=== Records to process ===

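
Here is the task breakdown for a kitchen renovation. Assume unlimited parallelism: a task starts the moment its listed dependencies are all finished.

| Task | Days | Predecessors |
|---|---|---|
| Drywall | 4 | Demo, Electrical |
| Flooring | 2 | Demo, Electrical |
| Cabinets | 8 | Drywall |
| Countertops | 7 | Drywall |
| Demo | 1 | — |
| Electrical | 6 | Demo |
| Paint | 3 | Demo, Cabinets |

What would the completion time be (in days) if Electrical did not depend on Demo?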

---

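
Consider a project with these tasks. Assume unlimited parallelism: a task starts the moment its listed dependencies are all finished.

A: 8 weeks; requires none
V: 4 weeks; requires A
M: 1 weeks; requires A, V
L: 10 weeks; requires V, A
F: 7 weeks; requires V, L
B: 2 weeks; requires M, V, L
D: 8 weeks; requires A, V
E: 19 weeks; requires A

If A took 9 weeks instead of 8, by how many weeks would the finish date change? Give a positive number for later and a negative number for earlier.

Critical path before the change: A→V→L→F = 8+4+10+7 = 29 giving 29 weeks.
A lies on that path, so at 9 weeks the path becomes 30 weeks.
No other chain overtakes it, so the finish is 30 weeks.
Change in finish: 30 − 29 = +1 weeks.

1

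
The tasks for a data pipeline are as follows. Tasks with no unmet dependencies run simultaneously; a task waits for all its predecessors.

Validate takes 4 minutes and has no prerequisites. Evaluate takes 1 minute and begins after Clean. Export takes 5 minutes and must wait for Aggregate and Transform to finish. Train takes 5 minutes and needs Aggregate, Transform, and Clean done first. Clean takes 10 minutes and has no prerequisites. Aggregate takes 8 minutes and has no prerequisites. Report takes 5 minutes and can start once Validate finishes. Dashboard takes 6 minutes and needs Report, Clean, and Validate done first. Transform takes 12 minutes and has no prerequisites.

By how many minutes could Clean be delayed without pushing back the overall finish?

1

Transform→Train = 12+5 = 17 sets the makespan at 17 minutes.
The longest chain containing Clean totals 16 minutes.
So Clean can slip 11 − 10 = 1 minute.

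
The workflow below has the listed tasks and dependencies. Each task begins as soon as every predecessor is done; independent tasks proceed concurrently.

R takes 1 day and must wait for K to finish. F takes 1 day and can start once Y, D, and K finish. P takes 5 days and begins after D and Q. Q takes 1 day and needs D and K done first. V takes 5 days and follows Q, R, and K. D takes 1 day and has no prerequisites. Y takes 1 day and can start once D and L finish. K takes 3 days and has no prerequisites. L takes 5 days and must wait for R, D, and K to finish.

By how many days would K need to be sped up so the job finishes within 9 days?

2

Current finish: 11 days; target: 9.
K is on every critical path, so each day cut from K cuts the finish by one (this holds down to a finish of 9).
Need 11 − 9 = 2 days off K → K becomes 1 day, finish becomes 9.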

=== Exercise brief ===
Copy each line of the records above that carries the word "Drywall".

=== Problem solution ===
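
| Drywall | 4 | Demo, Electrical |
| Cabinets | 8 | Drywall |
| Countertops | 7 | Drywall |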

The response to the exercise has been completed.